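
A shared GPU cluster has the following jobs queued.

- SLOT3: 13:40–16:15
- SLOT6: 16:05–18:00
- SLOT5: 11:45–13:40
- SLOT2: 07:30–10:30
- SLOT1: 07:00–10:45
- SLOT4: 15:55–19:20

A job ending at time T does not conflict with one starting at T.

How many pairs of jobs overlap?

Sorted by start: SLOT1, SLOT2, SLOT5, SLOT3, SLOT4, SLOT6.
SLOT2 starts before SLOT1 ends → SLOT1 and SLOT2 overlap.
SLOT5 starts after SLOT1 ends, so nothing later overlaps SLOT1 either.
SLOT5 starts after SLOT2 ends, so nothing later overlaps SLOT2 either.
SLOT3 starts exactly when SLOT5 ends (back-to-back, no overlap), so nothing later overlaps SLOT5 either.
SLOT4 starts before SLOT3 ends → SLOT3 and SLOT4 overlap.
SLOT6 starts before SLOT3 ends → SLOT3 and SLOT6 overlap.
SLOT6 starts before SLOT4 ends → SLOT4 and SLOT6 overlap.
Overlapping pairs: SLOT1 & SLOT2, SLOT3 & SLOT4, SLOT3 & SLOT6, SLOT4 & SLOT6 — 4 in total.

4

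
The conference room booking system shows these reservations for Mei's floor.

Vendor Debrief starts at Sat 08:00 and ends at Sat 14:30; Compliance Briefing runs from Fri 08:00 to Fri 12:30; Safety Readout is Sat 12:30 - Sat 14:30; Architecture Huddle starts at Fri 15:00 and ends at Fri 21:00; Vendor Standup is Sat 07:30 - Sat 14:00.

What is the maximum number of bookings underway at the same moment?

3

Walk through starts and ends in time order (an end at T is processed before a start at T):
Fri 08:00 start Compliance Briefing → 1
Fri 12:30 end Compliance Briefing → 0
Fri 15:00 start Architecture Huddle → 1
Fri 21:00 end Architecture Huddle → 0
Sat 07:30 start Vendor Standup → 1
Sat 08:00 start Vendor Debrief → 2
Sat 12:30 start Safety Readout → 3
Sat 14:00 end Vendor Standup → 2
Sat 14:30 end Safety Readout → 1
Sat 14:30 end Vendor Debrief → 0
Peak is 3, at Sat 12:30 (Safety Readout, Vendor Debrief, Vendor Standup).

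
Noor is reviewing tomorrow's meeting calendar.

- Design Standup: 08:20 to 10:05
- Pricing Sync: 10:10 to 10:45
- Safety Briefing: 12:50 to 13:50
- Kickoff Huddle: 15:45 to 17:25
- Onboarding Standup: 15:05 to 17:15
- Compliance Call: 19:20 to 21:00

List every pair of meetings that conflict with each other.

Sorted by start: Design Standup, Pricing Sync, Safety Briefing, Onboarding Standup, Kickoff Huddle, Compliance Call.
Pricing Sync starts after Design Standup ends, so nothing later overlaps Design Standup either.
Safety Briefing starts after Pricing Sync ends, so nothing later overlaps Pricing Sync either.
Onboarding Standup starts after Safety Briefing ends, so nothing later overlaps Safety Briefing either.
Kickoff Huddle starts before Onboarding Standup ends → Onboarding Standup and Kickoff Huddle overlap.
Compliance Call starts after Onboarding Standup ends.
Compliance Call starts after Kickoff Huddle ends.

Kickoff Huddle & Onboarding Standup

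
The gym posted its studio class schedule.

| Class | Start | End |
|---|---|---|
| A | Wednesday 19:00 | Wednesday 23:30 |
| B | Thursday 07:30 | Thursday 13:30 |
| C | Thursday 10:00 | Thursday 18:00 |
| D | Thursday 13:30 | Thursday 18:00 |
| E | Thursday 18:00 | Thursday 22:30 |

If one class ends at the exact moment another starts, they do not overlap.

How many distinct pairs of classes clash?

2

Sorted by start: A, B, C, D, E.
B starts after A ends, so A has no further overlaps.
C starts before B ends → B and C overlap.
D starts exactly when B ends (back-to-back, no overlap), so B has no further overlaps.
D starts before C ends → C and D overlap.
E starts exactly when C ends (back-to-back, no overlap).
E starts exactly when D ends (back-to-back, no overlap).
Overlapping pairs: B & C, C & D — 2 in total.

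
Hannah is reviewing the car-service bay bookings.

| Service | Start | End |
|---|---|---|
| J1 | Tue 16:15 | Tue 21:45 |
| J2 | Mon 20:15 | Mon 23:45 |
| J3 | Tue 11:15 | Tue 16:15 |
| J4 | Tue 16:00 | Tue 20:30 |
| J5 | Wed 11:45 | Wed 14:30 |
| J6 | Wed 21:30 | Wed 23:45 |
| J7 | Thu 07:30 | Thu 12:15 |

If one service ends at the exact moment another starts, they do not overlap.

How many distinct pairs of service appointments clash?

Sorted by start: J2, J3, J4, J1, J5, J6, J7.
J3 starts after J2 ends, so J2 has no further overlaps.
J4 starts before J3 ends → J3 and J4 overlap.
J1 starts exactly when J3 ends (back-to-back, no overlap), so J3 has no further overlaps.
J1 starts before J4 ends → J4 and J1 overlap.
J5 starts after J4 ends, so J4 has no further overlaps.
J5 starts after J1 ends, so J1 has no further overlaps.
J6 starts after J5 ends, so J5 has no further overlaps.
J7 starts after J6 ends.
Overlapping pairs: J1 & J4, J3 & J4 — 2 in total.

2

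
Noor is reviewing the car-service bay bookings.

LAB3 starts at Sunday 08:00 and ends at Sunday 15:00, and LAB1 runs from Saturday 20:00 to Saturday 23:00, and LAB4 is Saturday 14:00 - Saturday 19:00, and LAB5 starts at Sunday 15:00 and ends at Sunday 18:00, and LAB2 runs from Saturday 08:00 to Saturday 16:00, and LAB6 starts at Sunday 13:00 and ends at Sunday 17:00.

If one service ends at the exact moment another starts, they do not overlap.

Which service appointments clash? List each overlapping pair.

Sorted by start: LAB2, LAB4, LAB1, LAB3, LAB6, LAB5.
LAB4 starts before LAB2 ends → LAB2 and LAB4 overlap.
LAB1 starts after LAB2 ends, so LAB2 has no further overlaps.
LAB1 starts after LAB4 ends, so LAB4 has no further overlaps.
LAB3 starts after LAB1 ends, so LAB1 has no further overlaps.
LAB6 starts before LAB3 ends → LAB3 and LAB6 overlap.
LAB5 starts exactly when LAB3 ends (back-to-back, no overlap).
LAB5 starts before LAB6 ends → LAB6 and LAB5 overlap.

LAB2 & LAB4, LAB3 & LAB6, LAB5 & LAB6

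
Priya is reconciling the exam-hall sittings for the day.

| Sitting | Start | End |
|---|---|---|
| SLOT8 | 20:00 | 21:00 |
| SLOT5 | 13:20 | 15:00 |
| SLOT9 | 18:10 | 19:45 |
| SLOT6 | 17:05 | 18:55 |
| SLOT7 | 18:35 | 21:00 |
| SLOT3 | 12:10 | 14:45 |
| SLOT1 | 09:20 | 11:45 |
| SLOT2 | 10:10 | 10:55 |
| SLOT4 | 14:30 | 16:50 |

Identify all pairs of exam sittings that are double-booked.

SLOT1 & SLOT2, SLOT3 & SLOT4, SLOT3 & SLOT5, SLOT4 & SLOT5, SLOT6 & SLOT7, SLOT6 & SLOT9, SLOT7 & SLOT8, SLOT7 & SLOT9

Two intervals overlap when each starts before the other ends.
Sorted by start: SLOT1, SLOT2, SLOT3, SLOT5, SLOT4, SLOT6, SLOT9, SLOT7, SLOT8.
SLOT2 starts before SLOT1 ends → SLOT1 and SLOT2 overlap.
SLOT3 starts after SLOT1 ends, so nothing later overlaps SLOT1 either.
SLOT3 starts after SLOT2 ends, so nothing later overlaps SLOT2 either.
SLOT5 starts before SLOT3 ends → SLOT3 and SLOT5 overlap.
SLOT4 starts before SLOT3 ends → SLOT3 and SLOT4 overlap.
SLOT6 starts after SLOT3 ends, so nothing later overlaps SLOT3 either.
SLOT4 starts before SLOT5 ends → SLOT5 and SLOT4 overlap.
SLOT6 starts after SLOT5 ends, so nothing later overlaps SLOT5 either.
SLOT6 starts after SLOT4 ends, so nothing later overlaps SLOT4 either.
SLOT9 starts before SLOT6 ends → SLOT6 and SLOT9 overlap.
SLOT7 starts before SLOT6 ends → SLOT6 and SLOT7 overlap.
SLOT8 starts after SLOT6 ends.
SLOT7 starts before SLOT9 ends → SLOT9 and SLOT7 overlap.
SLOT8 starts after SLOT9 ends.
SLOT8 starts before SLOT7 ends → SLOT7 and SLOT8 overlap.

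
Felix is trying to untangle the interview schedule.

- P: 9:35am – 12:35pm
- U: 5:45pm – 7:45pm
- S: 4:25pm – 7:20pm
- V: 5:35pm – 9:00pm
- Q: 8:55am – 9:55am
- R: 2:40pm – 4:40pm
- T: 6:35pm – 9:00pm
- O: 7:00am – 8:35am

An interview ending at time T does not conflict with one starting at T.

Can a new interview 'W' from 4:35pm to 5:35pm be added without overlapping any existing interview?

No — it overlaps R, S

O: ends 8:35am at or before W starts 4:35pm → clear.
Q: ends 9:55am at or before W starts 4:35pm → clear.
P: ends 12:35pm at or before W starts 4:35pm → clear.
R: starts 2:40pm before W ends 5:35pm, and ends 4:40pm after W starts 4:35pm → overlap.
S: starts 4:25pm before W ends 5:35pm, and ends 7:20pm after W starts 4:35pm → overlap.
V: starts 5:35pm at or after W ends 5:35pm → clear.
U: starts 5:45pm at or after W ends 5:35pm → clear.
T: starts 6:35pm at or after W ends 5:35pm → clear.
W overlaps R, S.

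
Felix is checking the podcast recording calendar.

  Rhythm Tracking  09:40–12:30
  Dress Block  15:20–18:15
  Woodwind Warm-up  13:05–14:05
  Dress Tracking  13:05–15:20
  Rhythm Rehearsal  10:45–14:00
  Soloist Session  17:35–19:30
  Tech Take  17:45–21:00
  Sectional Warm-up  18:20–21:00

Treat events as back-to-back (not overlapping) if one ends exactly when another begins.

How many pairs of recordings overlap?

Check each pair: they overlap iff neither finishes before the other starts.
Sorted by start: Rhythm Tracking, Rhythm Rehearsal, Woodwind Warm-up, Dress Tracking, Dress Block, Soloist Session, Tech Take, Sectional Warm-up.
Rhythm Rehearsal starts before Rhythm Tracking ends → Rhythm Tracking and Rhythm Rehearsal overlap.
Woodwind Warm-up starts after Rhythm Tracking ends — done with Rhythm Tracking.
Woodwind Warm-up starts before Rhythm Rehearsal ends → Rhythm Rehearsal and Woodwind Warm-up overlap.
Dress Tracking starts before Rhythm Rehearsal ends → Rhythm Rehearsal and Dress Tracking overlap.
Dress Block starts after Rhythm Rehearsal ends — done with Rhythm Rehearsal.
Dress Tracking starts before Woodwind Warm-up ends → Woodwind Warm-up and Dress Tracking overlap.
Dress Block starts after Woodwind Warm-up ends — done with Woodwind Warm-up.
Dress Block starts exactly when Dress Tracking ends (back-to-back, no overlap) — done with Dress Tracking.
Soloist Session starts before Dress Block ends → Dress Block and Soloist Session overlap.
Tech Take starts before Dress Block ends → Dress Block and Tech Take overlap.
Sectional Warm-up starts after Dress Block ends.
Tech Take starts before Soloist Session ends → Soloist Session and Tech Take overlap.
Sectional Warm-up starts before Soloist Session ends → Soloist Session and Sectional Warm-up overlap.
Sectional Warm-up starts before Tech Take ends → Tech Take and Sectional Warm-up overlap.
Overlapping pairs: Dress Block & Soloist Session, Dress Block & Tech Take, Dress Tracking & Rhythm Rehearsal, Dress Tracking & Woodwind Warm-up, Rhythm Rehearsal & Rhythm Tracking, Rhythm Rehearsal & Woodwind Warm-up, Sectional Warm-up & Soloist Session, Sectional Warm-up & Tech Take, Soloist Session & Tech Take — 9 in total.

9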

********************

Once you find the line with "07:30 | Thursday 13:30 |" in the entries above, output it and each line after it up to and including the line with "If one class", and nothing else.

(Solved exercise)
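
| B | Thursday 07:30 | Thursday 13:30 |
| C | Thursday 10:00 | Thursday 18:00 |
| D | Thursday 13:30 | Thursday 18:00 |
| E | Thursday 18:00 | Thursday 22:30 |

If one class ends at the exact moment another starts, they do not overlap.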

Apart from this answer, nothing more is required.